◆ **Activity**
Look through the lines below and copy each one that includes "move".

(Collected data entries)
======
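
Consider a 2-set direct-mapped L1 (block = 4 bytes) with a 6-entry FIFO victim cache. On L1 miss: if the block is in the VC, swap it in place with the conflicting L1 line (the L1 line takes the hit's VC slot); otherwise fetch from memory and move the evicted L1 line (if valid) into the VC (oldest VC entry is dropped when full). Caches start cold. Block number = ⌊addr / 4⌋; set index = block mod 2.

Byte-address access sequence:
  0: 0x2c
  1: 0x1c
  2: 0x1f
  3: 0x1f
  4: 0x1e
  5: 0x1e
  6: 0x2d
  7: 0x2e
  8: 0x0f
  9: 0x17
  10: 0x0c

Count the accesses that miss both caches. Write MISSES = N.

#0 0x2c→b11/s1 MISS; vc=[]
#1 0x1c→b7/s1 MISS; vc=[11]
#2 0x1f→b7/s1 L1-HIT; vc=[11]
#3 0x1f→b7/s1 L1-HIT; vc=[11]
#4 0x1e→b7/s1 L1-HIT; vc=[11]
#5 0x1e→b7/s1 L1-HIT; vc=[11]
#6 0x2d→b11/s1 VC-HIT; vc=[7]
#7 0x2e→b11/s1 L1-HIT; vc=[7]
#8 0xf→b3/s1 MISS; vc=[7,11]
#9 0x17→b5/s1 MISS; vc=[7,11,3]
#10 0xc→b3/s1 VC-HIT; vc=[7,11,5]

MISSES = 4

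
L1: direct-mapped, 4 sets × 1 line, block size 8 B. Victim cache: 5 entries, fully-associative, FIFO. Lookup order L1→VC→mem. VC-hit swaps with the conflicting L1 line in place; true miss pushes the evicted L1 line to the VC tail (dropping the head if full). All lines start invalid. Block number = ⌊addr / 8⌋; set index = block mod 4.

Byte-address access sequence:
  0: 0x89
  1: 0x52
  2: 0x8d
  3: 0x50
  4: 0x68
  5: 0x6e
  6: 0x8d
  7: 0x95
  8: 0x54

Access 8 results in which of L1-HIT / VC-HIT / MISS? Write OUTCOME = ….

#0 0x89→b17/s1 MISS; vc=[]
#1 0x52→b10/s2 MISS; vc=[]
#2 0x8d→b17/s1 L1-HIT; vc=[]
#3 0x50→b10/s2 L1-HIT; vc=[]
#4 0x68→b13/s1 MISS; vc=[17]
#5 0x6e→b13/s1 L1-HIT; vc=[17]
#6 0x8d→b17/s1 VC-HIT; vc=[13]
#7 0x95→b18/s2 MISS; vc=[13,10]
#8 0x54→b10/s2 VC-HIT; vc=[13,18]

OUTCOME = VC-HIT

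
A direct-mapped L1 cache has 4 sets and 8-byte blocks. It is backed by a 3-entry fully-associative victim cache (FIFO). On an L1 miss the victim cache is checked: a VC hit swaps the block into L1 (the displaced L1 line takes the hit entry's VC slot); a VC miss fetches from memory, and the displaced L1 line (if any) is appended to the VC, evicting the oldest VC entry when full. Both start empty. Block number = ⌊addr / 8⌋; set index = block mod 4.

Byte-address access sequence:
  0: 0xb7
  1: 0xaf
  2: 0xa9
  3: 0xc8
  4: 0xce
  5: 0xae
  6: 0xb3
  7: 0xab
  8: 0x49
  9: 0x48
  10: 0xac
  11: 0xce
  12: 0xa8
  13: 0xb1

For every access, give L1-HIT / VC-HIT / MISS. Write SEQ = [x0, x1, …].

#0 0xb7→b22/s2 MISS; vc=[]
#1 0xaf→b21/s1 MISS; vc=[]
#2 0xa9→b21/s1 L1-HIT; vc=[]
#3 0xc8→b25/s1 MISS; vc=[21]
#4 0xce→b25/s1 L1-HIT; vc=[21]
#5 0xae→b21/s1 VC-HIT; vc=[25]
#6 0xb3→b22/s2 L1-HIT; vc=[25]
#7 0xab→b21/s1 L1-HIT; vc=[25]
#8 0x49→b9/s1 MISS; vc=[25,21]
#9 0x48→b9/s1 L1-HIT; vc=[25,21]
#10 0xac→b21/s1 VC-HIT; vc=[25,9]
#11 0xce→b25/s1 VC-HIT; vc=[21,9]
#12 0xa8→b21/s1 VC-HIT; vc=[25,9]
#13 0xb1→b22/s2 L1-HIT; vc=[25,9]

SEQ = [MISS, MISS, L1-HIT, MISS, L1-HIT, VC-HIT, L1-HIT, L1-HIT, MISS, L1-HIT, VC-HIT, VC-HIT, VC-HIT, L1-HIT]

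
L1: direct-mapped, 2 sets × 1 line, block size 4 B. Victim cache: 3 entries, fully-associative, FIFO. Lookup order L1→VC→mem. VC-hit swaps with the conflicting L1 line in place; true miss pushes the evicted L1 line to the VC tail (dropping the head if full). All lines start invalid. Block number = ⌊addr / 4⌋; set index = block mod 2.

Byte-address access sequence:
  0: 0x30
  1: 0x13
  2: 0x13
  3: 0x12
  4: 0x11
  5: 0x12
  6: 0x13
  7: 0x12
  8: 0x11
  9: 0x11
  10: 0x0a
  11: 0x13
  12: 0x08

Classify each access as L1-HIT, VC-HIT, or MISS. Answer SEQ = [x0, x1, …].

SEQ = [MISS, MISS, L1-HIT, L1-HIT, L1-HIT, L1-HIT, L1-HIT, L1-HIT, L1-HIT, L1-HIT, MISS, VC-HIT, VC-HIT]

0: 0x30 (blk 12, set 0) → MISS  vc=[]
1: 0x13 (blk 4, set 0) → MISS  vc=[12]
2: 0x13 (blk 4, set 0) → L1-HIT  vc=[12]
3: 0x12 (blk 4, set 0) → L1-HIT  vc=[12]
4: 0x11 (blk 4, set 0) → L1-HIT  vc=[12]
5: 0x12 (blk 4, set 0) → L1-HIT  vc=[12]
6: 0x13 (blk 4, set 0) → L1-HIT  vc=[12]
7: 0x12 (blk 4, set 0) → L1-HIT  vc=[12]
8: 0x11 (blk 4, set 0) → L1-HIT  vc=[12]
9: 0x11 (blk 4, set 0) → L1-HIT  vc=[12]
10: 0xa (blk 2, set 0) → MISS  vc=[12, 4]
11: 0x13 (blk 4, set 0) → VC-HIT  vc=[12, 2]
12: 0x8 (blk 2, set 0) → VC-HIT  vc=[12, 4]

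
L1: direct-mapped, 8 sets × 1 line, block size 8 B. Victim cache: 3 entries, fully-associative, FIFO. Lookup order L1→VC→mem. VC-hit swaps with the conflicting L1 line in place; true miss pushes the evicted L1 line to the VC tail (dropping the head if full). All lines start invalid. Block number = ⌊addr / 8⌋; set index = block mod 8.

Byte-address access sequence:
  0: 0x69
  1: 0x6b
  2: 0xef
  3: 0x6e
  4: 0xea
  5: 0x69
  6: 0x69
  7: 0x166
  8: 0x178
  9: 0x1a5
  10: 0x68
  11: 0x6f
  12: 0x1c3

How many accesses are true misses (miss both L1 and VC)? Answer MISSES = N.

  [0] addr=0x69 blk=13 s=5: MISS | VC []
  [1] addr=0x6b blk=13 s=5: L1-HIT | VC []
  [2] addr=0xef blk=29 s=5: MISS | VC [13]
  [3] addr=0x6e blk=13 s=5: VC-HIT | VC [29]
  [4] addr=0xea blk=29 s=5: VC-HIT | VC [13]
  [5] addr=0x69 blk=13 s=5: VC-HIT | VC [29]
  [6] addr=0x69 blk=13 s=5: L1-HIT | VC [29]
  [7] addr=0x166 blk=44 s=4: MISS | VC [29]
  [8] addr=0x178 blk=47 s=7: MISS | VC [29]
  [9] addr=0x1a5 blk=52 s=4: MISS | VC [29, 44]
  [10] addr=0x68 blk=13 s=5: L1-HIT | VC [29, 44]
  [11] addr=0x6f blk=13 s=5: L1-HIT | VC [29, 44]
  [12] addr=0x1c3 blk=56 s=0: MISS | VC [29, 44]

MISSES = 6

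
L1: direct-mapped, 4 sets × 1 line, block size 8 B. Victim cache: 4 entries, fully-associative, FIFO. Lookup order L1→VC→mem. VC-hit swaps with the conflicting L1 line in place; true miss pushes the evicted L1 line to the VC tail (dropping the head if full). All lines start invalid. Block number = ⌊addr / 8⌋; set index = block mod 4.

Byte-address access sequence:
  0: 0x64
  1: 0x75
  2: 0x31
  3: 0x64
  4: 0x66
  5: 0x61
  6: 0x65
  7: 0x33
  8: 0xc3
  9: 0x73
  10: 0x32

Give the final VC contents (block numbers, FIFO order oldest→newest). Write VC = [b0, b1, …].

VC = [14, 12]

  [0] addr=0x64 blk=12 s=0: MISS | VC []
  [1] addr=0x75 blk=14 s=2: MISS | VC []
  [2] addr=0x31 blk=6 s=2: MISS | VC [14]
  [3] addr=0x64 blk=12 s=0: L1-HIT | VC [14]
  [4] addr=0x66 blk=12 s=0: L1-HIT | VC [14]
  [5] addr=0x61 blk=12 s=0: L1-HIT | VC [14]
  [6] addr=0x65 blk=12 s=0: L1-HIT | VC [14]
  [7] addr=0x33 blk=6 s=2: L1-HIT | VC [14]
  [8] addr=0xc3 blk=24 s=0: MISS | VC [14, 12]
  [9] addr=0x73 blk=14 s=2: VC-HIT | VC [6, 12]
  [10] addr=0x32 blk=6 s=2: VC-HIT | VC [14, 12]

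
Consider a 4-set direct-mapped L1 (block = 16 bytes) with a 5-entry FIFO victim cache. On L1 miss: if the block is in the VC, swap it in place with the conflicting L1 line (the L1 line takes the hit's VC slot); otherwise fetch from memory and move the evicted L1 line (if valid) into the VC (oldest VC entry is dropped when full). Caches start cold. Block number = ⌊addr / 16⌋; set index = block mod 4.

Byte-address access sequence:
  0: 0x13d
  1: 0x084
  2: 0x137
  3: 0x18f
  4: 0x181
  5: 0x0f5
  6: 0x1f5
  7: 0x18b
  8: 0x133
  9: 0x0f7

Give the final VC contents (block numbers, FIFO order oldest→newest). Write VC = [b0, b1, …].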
======
◆ **Response box**
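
Consider a 2-set direct-mapped L1 (block = 4 bytes) with a 6-entry FIFO victim cache. On L1 miss: if the block is in the VC, swap it in place with the conflicting L1 line (the L1 line takes the hit's VC slot); otherwise fetch from memory and move the evicted L1 line (if valid) into the VC (oldest VC entry is dropped when full). Caches start cold. Block number = ⌊addr / 4⌋; set index = block mod 2.
Consider a 4-set direct-mapped L1 (block = 16 bytes) with a 5-entry FIFO victim cache. On L1 miss: if the block is in the VC, swap it in place with the conflicting L1 line (the L1 line takes the hit's VC slot); otherwise fetch from memory and move the evicted L1 line (if valid) into the VC (oldest VC entry is dropped when full). Caches start cold. Block number = ⌊addr / 16⌋; set index = block mod 4.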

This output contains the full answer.